[Stored data]
[Start of Attachment]

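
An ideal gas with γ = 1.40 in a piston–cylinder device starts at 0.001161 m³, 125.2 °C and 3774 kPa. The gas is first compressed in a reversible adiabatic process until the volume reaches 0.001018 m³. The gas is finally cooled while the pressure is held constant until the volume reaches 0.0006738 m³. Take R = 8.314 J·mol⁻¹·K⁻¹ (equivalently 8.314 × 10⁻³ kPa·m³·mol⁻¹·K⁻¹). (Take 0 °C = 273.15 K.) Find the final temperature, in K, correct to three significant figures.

Convert: T₁ = 398.3 K.
Adiabatic (γ = 1.40), T V^(γ−1) and P V^γ constant: T₂ = T₁·(V₁/V₂)^(γ−1) = 419.9 K; P₂ = P₁·(V₁/V₂)^γ = 4536 kPa.
P constant ⇒ V ∝ T: P₃ = P₂; T₃ = T₂·(V₃/V₂) = 277.9 K.

T₃ ≈ 278 K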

[End of Attachment]

__WORK REQUEST__:
Repeat all the entries exactly as given.

__EXERCISE ANSWER__:
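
An ideal gas with γ = 1.40 in a piston–cylinder device starts at 0.001161 m³, 125.2 °C and 3774 kPa. The gas is first compressed in a reversible adiabatic process until the volume reaches 0.001018 m³. The gas is finally cooled while the pressure is held constant until the volume reaches 0.0006738 m³. Take R = 8.314 J·mol⁻¹·K⁻¹ (equivalently 8.314 × 10⁻³ kPa·m³·mol⁻¹·K⁻¹). (Take 0 °C = 273.15 K.) Find the final temperature, in K, correct to three significant figures.

Convert: T₁ = 398.3 K.
Adiabatic (γ = 1.40), T V^(γ−1) and P V^γ constant: T₂ = T₁·(V₁/V₂)^(γ−1) = 419.9 K; P₂ = P₁·(V₁/V₂)^γ = 4536 kPa.
P constant ⇒ V ∝ T: P₃ = P₂; T₃ = T₂·(V₃/V₂) = 277.9 K.

T₃ ≈ 278 K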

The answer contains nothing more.